Problem statement ▸
Every line that contains the word "Answer" should be copied from the records below.

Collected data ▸
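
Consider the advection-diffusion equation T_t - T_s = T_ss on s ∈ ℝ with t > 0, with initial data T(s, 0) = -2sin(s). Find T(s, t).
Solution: Change to a moving frame: let η = s + t, σ = t and write T(s,t) = u(η,σ).
By the chain rule T_t = u_σ + u_η, T_s = u_η, T_ss = u_ηη.
Then T_t - T_s = u_σ: the advection term cancels and the PDE becomes the heat equation u_σ = u_ηη on η ∈ ℝ.
Initial data: u(η,0) = T(η,0) = -2sin(η).
On η ∈ ℝ each mode satisfies (sin(nη))″ = -n² sin(nη), so exp(-n²σ) sin(nη) solves the heat equation; by superposition u(η,σ) = Σ c_n exp(-n²σ) sin(nη).
Reading off the coefficients: c_1=-2, so u(η,σ) = -2exp(-σ)sin(η).
Substituting back η = s + t, σ = t: T(s,t) = u(s + t, t).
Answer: T(s, t) = -2exp(-t)sin(s + t)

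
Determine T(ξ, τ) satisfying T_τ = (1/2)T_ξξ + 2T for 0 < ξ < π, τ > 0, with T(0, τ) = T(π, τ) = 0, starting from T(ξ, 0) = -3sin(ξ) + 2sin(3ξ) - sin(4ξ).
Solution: Substitute T = exp(2τ)u.
Then T_τ = exp(2τ)(u_τ + 2u), T_ξξ = exp(2τ)u_ξξ; substituting and dividing by exp(2τ), the lower-order terms cancel: u_τ = (1/2)u_ξξ (standard heat equation).
Data for u: u(ξ,0) = T(ξ,0) = -3sin(ξ) + 2sin(3ξ) - sin(4ξ). The boundary conditions carry over: u(0,τ) = u(π,τ) = 0.
Separating variables: u = Σ c_n exp(-n²τ/2) sin(nξ). From u(ξ,0) = -3sin(ξ) + 2sin(3ξ) - sin(4ξ): c_1=-3, c_3=2, c_4=-1.
So u(ξ,τ) = -exp(-8τ)sin(4ξ) - 3exp(-τ/2)sin(ξ) + 2exp(-9τ/2)sin(3ξ), and T(ξ,τ) = exp(2τ)u(ξ,τ).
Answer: T(ξ, τ) = -3exp(3τ/2)sin(ξ) - exp(-6τ)sin(4ξ) + 2exp(-5τ/2)sin(3ξ)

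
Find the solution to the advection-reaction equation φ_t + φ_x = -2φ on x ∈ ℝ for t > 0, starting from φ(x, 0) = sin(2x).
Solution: Substitute φ = exp(-2t)u.
Then φ_t = exp(-2t)(u_t - 2u), φ_x = exp(-2t)u_x; substituting and dividing by exp(-2t), the lower-order terms cancel: u_t + u_x = 0 (standard advection equation).
Data for u: u(x,0) = φ(x,0) = sin(2x).
By characteristics (dx/dt = 1), u(x,t) = f(x - t) with f = u(·, 0).
So u(x,t) = -sin(2t - 2x), and φ(x,t) = exp(-2t)u(x,t).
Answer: φ(x, t) = -exp(-2t)sin(2t - 2x)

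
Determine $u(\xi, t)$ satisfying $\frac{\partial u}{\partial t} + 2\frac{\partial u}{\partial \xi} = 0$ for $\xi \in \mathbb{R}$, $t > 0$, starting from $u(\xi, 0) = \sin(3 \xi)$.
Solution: By characteristics ($d\xi/dt = 2$), $u(\xi,t) = f(\xi - 2t)$ with $f = u( \cdot , 0)$.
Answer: $u(\xi, t) = \sin(3 \xi - 6 t)$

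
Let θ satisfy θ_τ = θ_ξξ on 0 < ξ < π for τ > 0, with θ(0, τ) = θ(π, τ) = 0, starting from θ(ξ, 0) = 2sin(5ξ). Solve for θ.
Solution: Using separation of variables θ = X(ξ)G(τ):
Eigenfunctions: sin(nξ), n = 1, 2, 3, ...
General solution: θ(ξ, τ) = Σ c_n sin(nξ) exp(-n² τ)
Matching θ(ξ,0) = 2sin(5ξ) term by term: c_5=2.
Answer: θ(ξ, τ) = 2exp(-25τ)sin(5ξ)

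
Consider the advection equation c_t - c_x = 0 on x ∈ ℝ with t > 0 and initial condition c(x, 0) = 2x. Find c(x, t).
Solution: By method of characteristics (waves move left with speed 1):
Along characteristics x + t = const, c is constant, so c(x,t) = f(x + t) with f = c(·, 0).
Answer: c(x, t) = 2t + 2x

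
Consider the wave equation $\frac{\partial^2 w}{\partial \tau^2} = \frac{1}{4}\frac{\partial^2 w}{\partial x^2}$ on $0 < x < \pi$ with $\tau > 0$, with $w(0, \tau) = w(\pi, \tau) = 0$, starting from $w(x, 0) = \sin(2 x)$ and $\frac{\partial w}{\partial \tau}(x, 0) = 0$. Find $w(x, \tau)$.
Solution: Using separation of variables $w = X(x)T(\tau)$:
Eigenfunctions: $\sin(nx)$, $n = 1, 2, 3, \ldots$
General solution: $w(x, \tau) = \sum [A_n \cos(n \tau/2) + B_n \sin(n \tau/2)] \sin(nx)$
From $w(x,0) = \sin(2 x)$: $A_2=1$. From $w_{\tau}(x,0) = 0$: all $B_n = 0$.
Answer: $w(x, \tau) = \sin(2 x) \cos(\tau)$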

Solved exercise ▸
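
Answer: T(s, t) = -2exp(-t)sin(s + t)
Answer: T(ξ, τ) = -3exp(3τ/2)sin(ξ) - exp(-6τ)sin(4ξ) + 2exp(-5τ/2)sin(3ξ)
Answer: φ(x, t) = -exp(-2t)sin(2t - 2x)
Answer: $u(\xi, t) = \sin(3 \xi - 6 t)$
Answer: θ(ξ, τ) = 2exp(-25τ)sin(5ξ)
Answer: c(x, t) = 2t + 2x
Answer: $w(x, \tau) = \sin(2 x) \cos(\tau)$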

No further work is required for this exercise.